> _WHAT THE TASK ASKS_
Your answer should consist of every line from the records that holds the string "strata".

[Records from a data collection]
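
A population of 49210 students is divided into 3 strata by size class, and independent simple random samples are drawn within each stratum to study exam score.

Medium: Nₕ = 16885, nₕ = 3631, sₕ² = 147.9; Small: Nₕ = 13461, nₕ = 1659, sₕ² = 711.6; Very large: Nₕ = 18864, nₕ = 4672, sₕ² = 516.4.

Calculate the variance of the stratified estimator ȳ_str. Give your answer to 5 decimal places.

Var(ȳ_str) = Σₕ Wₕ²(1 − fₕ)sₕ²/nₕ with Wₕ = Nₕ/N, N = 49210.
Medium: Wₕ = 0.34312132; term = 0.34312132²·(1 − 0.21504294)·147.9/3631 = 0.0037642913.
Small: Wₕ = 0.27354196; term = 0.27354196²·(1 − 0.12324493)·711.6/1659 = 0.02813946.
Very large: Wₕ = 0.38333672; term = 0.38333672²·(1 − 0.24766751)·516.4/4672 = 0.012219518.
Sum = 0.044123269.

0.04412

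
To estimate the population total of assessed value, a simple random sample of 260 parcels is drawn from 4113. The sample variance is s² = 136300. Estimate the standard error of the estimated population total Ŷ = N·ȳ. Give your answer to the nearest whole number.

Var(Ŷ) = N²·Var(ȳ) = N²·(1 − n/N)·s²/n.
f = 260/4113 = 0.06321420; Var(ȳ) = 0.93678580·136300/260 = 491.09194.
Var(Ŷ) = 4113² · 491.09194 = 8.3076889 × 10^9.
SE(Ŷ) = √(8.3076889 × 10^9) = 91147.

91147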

---

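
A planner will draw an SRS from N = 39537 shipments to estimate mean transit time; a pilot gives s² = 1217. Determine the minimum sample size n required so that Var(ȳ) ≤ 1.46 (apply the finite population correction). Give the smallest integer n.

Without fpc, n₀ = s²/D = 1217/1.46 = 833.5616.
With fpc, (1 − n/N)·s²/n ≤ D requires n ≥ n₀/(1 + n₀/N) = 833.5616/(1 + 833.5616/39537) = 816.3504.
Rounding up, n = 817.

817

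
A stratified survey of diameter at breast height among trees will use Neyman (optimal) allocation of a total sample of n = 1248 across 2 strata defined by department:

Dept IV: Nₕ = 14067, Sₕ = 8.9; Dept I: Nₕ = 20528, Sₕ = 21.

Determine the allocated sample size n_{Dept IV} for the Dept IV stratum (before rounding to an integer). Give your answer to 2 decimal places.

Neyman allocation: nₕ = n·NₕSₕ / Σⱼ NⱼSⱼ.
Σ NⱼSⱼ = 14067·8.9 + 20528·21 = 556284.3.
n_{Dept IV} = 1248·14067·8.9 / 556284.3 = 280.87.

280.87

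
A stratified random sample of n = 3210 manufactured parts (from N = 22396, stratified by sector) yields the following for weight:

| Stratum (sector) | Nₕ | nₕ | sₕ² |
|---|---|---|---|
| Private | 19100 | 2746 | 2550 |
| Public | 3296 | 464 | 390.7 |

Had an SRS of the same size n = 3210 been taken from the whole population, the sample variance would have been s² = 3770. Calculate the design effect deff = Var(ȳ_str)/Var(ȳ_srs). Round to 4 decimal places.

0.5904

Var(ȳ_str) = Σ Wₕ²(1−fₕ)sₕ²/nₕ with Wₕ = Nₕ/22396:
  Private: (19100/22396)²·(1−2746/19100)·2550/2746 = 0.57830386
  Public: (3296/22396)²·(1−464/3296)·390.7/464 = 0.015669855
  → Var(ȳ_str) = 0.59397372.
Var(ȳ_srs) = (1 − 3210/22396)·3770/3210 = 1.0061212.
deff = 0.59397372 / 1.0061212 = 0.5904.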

> _TASK RESULT_
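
A population of 49210 students is divided into 3 strata by size class, and independent simple random samples are drawn within each stratum to study exam score.
A stratified survey of diameter at breast height among trees will use Neyman (optimal) allocation of a total sample of n = 1248 across 2 strata defined by department: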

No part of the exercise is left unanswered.